EXERCISE INSTRUCTIONS: Find every line in the records below that contains "offers", and copy it.

Start of MATERIAL PROVIDED

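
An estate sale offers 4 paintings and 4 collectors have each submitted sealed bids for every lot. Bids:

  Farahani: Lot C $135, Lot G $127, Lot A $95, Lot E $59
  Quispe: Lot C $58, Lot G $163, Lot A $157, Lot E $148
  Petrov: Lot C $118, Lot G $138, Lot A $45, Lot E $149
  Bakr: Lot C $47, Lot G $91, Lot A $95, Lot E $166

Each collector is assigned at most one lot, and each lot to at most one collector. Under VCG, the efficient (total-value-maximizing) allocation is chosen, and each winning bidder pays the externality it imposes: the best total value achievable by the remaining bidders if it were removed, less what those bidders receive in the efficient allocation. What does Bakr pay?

Efficient allocation: Farahani→Lot C ($135), Quispe→Lot A ($157), Petrov→Lot G ($138), Bakr→Lot E ($166); total welfare W = $596.
Bakr receives Lot E at value $166, so the others get W − 166 = $430.
Without Bakr: best allocation of the remaining 3 bidders over all 4 lots is Farahani→Lot C ($135), Quispe→Lot G ($163), Petrov→Lot E ($149), total $447.
VCG payment = (others' best without Bakr) − (others' welfare with Bakr) = 447 − 430 = $17.

Bakr pays $17.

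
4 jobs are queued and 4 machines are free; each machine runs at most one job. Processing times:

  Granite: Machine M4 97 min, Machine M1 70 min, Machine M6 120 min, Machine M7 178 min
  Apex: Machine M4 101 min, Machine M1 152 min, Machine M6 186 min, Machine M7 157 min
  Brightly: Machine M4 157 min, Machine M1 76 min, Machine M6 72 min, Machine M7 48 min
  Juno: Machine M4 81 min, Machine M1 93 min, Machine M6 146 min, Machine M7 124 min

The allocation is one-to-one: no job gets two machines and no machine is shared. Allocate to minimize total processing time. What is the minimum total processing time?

Min total: 362 min

Optimal: Granite→Machine M6 (120 min), Apex→Machine M4 (101 min), Brightly→Machine M7 (48 min), Juno→Machine M1 (93 min) — total 120+101+48+93 = 362 min.
Next-best assignment: Granite→Machine M1, Apex→Machine M4, Brightly→Machine M7, Juno→Machine M6 = 365 min.
No other one-to-one assignment undercuts 362 min.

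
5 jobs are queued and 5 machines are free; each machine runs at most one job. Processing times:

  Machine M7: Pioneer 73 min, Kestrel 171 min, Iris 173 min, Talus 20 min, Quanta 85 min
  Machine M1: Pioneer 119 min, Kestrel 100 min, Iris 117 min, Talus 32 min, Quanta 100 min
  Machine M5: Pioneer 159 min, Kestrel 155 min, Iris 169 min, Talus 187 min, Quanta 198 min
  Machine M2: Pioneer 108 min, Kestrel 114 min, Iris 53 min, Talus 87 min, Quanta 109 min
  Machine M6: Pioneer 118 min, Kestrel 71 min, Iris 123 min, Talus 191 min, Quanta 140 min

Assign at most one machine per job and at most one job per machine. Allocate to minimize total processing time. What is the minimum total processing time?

Min total: 400 min

Treat this as an assignment problem: match each job to one machine.
Optimal: Pioneer→Machine M5 (159 min), Kestrel→Machine M6 (71 min), Iris→Machine M2 (53 min), Talus→Machine M1 (32 min), Quanta→Machine M7 (85 min) — total 159+71+53+32+85 = 400 min.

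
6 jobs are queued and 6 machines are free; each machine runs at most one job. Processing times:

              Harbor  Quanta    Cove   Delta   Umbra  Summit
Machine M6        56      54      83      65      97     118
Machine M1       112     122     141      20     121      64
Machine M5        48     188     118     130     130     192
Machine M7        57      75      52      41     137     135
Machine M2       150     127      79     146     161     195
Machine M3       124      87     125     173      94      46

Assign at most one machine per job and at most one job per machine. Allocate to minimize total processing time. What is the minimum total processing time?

This is a one-to-one assignment (minimum-cost bipartite matching).
Optimal: Harbor→Machine M5 (48 min), Quanta→Machine M7 (75 min), Cove→Machine M2 (79 min), Delta→Machine M1 (20 min), Umbra→Machine M6 (97 min), Summit→Machine M3 (46 min) — total 48+75+79+20+97+46 = 365 min.
Min-entry greedy (repeatedly take the single cheapest remaining cell) gives 381 min, worse by 16.
Next-best assignment: Harbor→Machine M5, Quanta→Machine M6, Cove→Machine M2, Delta→Machine M7, Umbra→Machine M3, Summit→Machine M1 = 380 min.
No other one-to-one assignment undercuts 365 min.

Minimum total: 365 min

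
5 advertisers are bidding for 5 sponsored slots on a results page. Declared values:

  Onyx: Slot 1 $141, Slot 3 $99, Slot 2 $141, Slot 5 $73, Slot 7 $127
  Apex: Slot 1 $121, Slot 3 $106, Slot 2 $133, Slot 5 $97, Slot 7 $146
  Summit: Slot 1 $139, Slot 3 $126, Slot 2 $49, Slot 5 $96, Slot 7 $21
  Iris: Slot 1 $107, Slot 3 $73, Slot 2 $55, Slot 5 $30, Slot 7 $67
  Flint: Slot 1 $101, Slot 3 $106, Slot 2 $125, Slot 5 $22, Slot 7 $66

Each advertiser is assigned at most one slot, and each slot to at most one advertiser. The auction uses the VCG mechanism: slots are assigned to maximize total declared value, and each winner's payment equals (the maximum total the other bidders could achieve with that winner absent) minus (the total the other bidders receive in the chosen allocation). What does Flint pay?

Flint pays $30.

Efficient allocation: Onyx→Slot 2 ($141), Apex→Slot 7 ($146), Summit→Slot 5 ($96), Iris→Slot 1 ($107), Flint→Slot 3 ($106); total welfare W = $596.
Flint receives Slot 3 at value $106, so the others get W − 106 = $490.
Without Flint: best allocation of the remaining 4 bidders over all 5 slots is Onyx→Slot 2 ($141), Apex→Slot 7 ($146), Summit→Slot 3 ($126), Iris→Slot 1 ($107), total $520.
VCG payment = (others' best without Flint) − (others' welfare with Flint) = 520 − 490 = $30.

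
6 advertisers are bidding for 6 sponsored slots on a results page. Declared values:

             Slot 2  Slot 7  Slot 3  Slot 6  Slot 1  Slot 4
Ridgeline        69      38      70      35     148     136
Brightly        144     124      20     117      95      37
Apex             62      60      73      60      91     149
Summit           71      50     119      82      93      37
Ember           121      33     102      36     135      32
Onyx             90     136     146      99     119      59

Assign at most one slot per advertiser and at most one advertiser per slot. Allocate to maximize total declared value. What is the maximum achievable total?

Optimal: Ridgeline→Slot 1 ($148), Brightly→Slot 6 ($117), Apex→Slot 4 ($149), Summit→Slot 3 ($119), Ember→Slot 2 ($121), Onyx→Slot 7 ($136) — total 148+117+149+119+121+136 = $790.
Row-greedy (each advertiser in turn takes its best remaining slot) gives $732, worse by 58.
Next-best assignment: Ridgeline→Slot 1, Brightly→Slot 7, Apex→Slot 4, Summit→Slot 6, Ember→Slot 2, Onyx→Slot 3 = $770.
Every other assignment is strictly worse.

Max total: $790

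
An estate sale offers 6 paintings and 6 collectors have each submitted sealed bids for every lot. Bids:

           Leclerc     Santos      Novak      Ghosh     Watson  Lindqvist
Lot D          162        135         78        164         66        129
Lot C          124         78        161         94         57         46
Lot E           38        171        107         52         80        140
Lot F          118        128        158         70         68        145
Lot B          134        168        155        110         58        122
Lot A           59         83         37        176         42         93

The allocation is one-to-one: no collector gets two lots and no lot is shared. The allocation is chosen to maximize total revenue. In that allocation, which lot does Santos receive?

Santos receives Lot B.

Optimal: Leclerc→Lot D ($162), Santos→Lot B ($168), Novak→Lot C ($161), Ghosh→Lot A ($176), Watson→Lot E ($80), Lindqvist→Lot F ($145) — total 162+168+161+176+80+145 = $892.
Column-greedy (each lot in turn goes to its best remaining collector) gives $817, worse by 75.
Next-best assignment: Leclerc→Lot D, Santos→Lot B, Novak→Lot C, Ghosh→Lot A, Watson→Lot F, Lindqvist→Lot E = $875.
Santos's own top lot is Lot E ($171), but forcing Santos→Lot E and reassigning the rest optimally gives only $873 — worse by 19.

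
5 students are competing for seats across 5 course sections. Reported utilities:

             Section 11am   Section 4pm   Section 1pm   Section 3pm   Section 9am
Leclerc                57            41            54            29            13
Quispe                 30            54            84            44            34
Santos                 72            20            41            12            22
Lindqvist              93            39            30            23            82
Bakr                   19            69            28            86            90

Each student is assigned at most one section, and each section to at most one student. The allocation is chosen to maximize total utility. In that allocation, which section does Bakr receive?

Optimal: Leclerc→Section 4pm (41 points), Quispe→Section 1pm (84 points), Santos→Section 11am (72 points), Lindqvist→Section 9am (82 points), Bakr→Section 3pm (86 points) — total 41+84+72+82+86 = 365 points.
Max-entry greedy (repeatedly take the single best remaining cell) gives 320 points, worse by 45.
Next-best assignment: Leclerc→Section 1pm, Quispe→Section 4pm, Santos→Section 11am, Lindqvist→Section 9am, Bakr→Section 3pm = 348 points.
Swapping Quispe↔Lindqvist (Quispe→Section 9am 34 points, Lindqvist→Section 1pm 30 points) loses 102.
Bakr's own top section is Section 9am (90 points), but forcing Bakr→Section 9am and reassigning the rest optimally gives only 320 points — worse by 45.

Bakr receives Section 3pm.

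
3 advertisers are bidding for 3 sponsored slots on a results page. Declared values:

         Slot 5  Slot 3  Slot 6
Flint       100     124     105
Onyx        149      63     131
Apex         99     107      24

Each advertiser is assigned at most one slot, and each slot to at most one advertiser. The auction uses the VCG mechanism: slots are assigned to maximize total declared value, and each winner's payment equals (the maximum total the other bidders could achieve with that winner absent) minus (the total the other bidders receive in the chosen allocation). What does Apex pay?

Apex pays $19.

Efficient allocation: Flint→Slot 6 ($105), Onyx→Slot 5 ($149), Apex→Slot 3 ($107); total welfare W = $361.
Apex receives Slot 3 at value $107, so the others get W − 107 = $254.
Without Apex: best allocation of the remaining 2 bidders over all 3 slots is Flint→Slot 3 ($124), Onyx→Slot 5 ($149), total $273.
VCG payment = (others' best without Apex) − (others' welfare with Apex) = 273 − 254 = $19.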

End of MATERIAL PROVIDED

SOLUTION FOR THIS PROBLEM:
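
An estate sale offers 4 paintings and 4 collectors have each submitted sealed bids for every lot. Bids:
An estate sale offers 6 paintings and 6 collectors have each submitted sealed bids for every lot. Bids: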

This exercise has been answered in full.